_GOAL OF THE EXERCISE_
Within the entries that follow, report how many lines contain the word "CNOT", giving the number by itself.

_SOURCE DATA_
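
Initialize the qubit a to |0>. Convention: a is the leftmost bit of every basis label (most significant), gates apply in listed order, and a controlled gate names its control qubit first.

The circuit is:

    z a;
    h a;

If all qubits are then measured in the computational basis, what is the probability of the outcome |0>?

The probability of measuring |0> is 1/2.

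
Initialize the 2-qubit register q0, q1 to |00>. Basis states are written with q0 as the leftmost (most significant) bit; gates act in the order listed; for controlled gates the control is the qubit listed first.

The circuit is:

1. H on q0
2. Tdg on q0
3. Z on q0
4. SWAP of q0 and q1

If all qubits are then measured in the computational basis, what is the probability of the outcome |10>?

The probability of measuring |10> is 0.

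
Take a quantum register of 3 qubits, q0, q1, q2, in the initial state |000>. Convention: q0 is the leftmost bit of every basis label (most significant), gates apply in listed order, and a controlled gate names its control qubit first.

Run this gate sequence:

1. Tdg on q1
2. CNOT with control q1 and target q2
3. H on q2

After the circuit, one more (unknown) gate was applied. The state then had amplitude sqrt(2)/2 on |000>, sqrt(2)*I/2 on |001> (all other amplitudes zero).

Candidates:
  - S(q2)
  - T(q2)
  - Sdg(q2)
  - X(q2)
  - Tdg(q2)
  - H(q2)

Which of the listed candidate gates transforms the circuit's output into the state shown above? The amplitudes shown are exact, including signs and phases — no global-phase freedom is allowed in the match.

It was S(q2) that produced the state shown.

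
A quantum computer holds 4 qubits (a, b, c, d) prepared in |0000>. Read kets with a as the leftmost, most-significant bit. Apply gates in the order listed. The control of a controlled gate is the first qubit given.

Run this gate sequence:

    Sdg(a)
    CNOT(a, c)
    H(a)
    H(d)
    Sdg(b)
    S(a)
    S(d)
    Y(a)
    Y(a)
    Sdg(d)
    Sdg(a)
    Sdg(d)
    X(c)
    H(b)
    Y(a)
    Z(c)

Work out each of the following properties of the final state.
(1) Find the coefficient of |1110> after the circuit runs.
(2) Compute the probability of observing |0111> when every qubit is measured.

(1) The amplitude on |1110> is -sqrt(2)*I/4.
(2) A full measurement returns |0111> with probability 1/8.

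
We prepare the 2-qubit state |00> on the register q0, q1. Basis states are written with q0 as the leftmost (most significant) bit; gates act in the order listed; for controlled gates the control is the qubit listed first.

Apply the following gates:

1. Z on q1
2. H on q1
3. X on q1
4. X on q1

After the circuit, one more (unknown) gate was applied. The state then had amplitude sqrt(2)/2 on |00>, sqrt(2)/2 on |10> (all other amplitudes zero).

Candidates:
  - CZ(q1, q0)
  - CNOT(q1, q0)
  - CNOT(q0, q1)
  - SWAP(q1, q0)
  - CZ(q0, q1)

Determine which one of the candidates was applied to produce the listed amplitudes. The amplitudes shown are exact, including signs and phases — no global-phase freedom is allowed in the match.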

_WRITTEN RESPONSE_
4